== Segment start ==
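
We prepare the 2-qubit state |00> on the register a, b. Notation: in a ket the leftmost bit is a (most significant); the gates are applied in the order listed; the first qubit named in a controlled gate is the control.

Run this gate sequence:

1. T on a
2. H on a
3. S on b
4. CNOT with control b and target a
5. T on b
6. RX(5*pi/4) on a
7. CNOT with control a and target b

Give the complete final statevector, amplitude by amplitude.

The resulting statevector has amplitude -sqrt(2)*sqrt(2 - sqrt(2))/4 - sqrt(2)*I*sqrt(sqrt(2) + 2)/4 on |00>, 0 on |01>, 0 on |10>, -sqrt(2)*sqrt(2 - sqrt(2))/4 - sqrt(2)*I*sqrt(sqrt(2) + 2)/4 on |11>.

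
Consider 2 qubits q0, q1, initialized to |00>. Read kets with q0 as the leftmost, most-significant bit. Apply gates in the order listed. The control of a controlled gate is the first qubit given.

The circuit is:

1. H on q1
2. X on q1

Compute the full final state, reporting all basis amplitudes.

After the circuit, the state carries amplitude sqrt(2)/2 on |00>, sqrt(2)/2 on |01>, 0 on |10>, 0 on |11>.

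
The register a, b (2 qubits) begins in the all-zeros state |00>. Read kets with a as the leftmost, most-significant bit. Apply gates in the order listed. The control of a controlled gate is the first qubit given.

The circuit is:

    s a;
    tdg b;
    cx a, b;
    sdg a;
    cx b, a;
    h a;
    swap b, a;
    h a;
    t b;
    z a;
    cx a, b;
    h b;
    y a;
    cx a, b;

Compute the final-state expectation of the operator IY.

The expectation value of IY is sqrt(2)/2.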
== Segment end ==
EXERCISE GOAL:
Where in the records does the string "qubit" appear? Copy every line that has it.

RESULT OF THE TASK:
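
We prepare the 2-qubit state |00> on the register a, b. Notation: in a ket the leftmost bit is a (most significant); the gates are applied in the order listed; the first qubit named in a controlled gate is the control.
Consider 2 qubits q0, q1, initialized to |00>. Read kets with q0 as the leftmost, most-significant bit. Apply gates in the order listed. The control of a controlled gate is the first qubit given.
The register a, b (2 qubits) begins in the all-zeros state |00>. Read kets with a as the leftmost, most-significant bit. Apply gates in the order listed. The control of a controlled gate is the first qubit given.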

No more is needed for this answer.